- _To do_:
Everything from the line that holds "D$, $c = -313$?" to the end of the entries below should be printed again, word for word, and nothing more.
- - - -
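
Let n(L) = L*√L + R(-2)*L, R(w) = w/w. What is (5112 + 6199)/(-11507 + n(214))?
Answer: -127735123/117731505 - 2420554*√214/117731505 ≈ -1.3857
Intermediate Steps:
R(w) = 1
n(L) = L + L^(3/2) (n(L) = L*√L + 1*L = L^(3/2) + L = L + L^(3/2))
(5112 + 6199)/(-11507 + n(214)) = (5112 + 6199)/(-11507 + (214 + 214^(3/2))) = 11311/(-11507 + (214 + 214*√214)) = 11311/(-11293 + 214*√214)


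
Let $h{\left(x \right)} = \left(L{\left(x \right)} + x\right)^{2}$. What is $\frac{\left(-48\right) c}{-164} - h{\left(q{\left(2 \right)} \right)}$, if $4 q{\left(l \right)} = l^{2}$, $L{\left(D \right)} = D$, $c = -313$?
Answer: $- \frac{3920}{41} \approx -95.61$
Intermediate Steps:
$q{\left(l \right)} = \frac{l^{2}}{4}$
$h{\left(x \right)} = 4 x^{2}$ ($h{\left(x \right)} = \left(x + x\right)^{2} = \left(2 x\right)^{2} = 4 x^{2}$)
$\frac{\left(-48\right) c}{-164} - h{\left(q{\left(2 \right)} \right)} = \frac{\left(-48\right) \left(-313\right)}{-164} - 4 \left(\frac{2^{2}}{4}\right)^{2} = 15024 \left(- \frac{1}{164}\right) - 4 \left(\frac{1}{4} \cdot 4\right)^{2} = - \frac{3756}{41} - 4 \cdot 1^{2} = - \frac{3756}{41} - 4 \cdot 1 = - \frac{3756}{41} - 4 = - \frac{3920}{41}$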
- - - -
- _Result for this task_:
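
Let $h{\left(x \right)} = \left(L{\left(x \right)} + x\right)^{2}$. What is $\frac{\left(-48\right) c}{-164} - h{\left(q{\left(2 \right)} \right)}$, if $4 q{\left(l \right)} = l^{2}$, $L{\left(D \right)} = D$, $c = -313$?
Answer: $- \frac{3920}{41} \approx -95.61$
Intermediate Steps:
$q{\left(l \right)} = \frac{l^{2}}{4}$
$h{\left(x \right)} = 4 x^{2}$ ($h{\left(x \right)} = \left(x + x\right)^{2} = \left(2 x\right)^{2} = 4 x^{2}$)
$\frac{\left(-48\right) c}{-164} - h{\left(q{\left(2 \right)} \right)} = \frac{\left(-48\right) \left(-313\right)}{-164} - 4 \left(\frac{2^{2}}{4}\right)^{2} = 15024 \left(- \frac{1}{164}\right) - 4 \left(\frac{1}{4} \cdot 4\right)^{2} = - \frac{3756}{41} - 4 \cdot 1^{2} = - \frac{3756}{41} - 4 \cdot 1 = - \frac{3756}{41} - 4 = - \frac{3920}{41}$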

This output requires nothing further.